─── DATA PROVIDED ───
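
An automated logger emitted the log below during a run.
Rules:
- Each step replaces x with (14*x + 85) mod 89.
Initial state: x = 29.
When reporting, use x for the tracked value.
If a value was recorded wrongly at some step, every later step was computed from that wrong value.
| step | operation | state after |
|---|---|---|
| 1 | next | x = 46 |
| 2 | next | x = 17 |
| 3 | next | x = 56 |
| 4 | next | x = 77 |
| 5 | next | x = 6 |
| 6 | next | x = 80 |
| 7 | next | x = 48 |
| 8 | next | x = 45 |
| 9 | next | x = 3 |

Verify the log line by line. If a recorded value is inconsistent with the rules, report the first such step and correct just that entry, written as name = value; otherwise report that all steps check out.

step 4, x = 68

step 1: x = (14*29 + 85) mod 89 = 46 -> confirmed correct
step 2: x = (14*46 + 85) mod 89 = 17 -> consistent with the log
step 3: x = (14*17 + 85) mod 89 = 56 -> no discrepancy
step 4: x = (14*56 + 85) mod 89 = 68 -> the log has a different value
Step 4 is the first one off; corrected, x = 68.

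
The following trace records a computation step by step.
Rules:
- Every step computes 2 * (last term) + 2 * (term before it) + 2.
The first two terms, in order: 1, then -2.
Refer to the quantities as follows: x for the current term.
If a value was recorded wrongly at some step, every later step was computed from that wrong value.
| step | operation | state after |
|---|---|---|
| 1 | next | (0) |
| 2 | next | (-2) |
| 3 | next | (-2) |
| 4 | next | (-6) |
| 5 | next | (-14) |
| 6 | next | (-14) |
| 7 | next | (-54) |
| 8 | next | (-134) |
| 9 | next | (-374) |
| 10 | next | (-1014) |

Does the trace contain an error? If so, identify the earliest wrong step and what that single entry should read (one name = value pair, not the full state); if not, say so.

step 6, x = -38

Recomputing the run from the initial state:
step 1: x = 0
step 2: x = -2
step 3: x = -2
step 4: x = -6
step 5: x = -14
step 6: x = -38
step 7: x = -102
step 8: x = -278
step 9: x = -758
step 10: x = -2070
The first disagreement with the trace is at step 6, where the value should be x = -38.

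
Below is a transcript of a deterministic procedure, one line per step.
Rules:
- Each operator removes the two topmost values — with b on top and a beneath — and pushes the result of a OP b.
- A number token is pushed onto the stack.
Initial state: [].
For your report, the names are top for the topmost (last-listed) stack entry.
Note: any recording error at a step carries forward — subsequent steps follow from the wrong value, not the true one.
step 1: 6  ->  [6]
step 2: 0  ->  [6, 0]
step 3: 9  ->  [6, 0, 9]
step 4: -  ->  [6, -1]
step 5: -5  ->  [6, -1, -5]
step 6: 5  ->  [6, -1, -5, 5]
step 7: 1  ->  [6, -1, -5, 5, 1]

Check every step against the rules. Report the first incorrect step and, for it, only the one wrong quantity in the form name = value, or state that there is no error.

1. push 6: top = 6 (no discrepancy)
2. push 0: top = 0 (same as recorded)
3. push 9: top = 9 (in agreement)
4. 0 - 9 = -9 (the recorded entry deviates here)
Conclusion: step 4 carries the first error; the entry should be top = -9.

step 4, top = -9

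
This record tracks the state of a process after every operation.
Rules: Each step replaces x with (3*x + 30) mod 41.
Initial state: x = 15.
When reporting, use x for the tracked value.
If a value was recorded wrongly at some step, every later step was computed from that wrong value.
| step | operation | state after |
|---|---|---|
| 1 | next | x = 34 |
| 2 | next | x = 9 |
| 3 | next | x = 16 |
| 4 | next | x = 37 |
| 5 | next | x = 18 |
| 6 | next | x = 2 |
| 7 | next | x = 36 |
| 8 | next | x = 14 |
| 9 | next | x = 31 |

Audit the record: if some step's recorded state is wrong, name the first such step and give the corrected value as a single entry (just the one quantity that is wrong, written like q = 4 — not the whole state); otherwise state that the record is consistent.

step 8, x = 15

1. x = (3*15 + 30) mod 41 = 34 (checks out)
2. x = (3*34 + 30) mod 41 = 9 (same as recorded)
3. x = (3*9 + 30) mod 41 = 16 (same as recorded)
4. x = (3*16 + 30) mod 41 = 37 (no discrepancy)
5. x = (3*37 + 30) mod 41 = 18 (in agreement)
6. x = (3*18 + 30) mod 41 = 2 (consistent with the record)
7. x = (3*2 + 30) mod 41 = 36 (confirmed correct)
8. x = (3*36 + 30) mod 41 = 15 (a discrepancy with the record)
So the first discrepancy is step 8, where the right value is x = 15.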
───
PROBLEM DETAILS:
Which lines of the data above contain "replaces"? Copy each one.

TASK OUTPUT:
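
- Each step replaces x with (14*x + 85) mod 89.
Rules: Each step replaces x with (3*x + 30) mod 41.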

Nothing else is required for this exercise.